-- Directions for this task --
Could you copy every record below exactly as it is written?

-- Listed records --
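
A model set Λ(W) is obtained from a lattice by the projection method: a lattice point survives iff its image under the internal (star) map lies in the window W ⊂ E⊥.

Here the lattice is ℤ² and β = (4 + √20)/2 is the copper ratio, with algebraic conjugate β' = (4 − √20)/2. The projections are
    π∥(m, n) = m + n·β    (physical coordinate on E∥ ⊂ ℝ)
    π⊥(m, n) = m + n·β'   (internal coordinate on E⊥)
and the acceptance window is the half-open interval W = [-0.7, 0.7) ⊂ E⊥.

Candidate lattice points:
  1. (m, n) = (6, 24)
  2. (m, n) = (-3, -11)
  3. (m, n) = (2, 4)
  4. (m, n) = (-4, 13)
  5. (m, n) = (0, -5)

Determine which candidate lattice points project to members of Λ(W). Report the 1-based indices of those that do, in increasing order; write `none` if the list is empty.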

-- Written reply --
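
A model set Λ(W) is obtained from a lattice by the projection method: a lattice point survives iff its image under the internal (star) map lies in the window W ⊂ E⊥.

Here the lattice is ℤ² and β = (4 + √20)/2 is the copper ratio, with algebraic conjugate β' = (4 − √20)/2. The projections are
    π∥(m, n) = m + n·β    (physical coordinate on E∥ ⊂ ℝ)
    π⊥(m, n) = m + n·β'   (internal coordinate on E⊥)
and the acceptance window is the half-open interval W = [-0.7, 0.7) ⊂ E⊥.

Candidate lattice points:
  1. (m, n) = (6, 24)
  2. (m, n) = (-3, -11)
  3. (m, n) = (2, 4)
  4. (m, n) = (-4, 13)
  5. (m, n) = (0, -5)

Determine which candidate lattice points project to members of Λ(W). Report the 1-based indices of those that do, in increasing order; write `none` if the list is empty.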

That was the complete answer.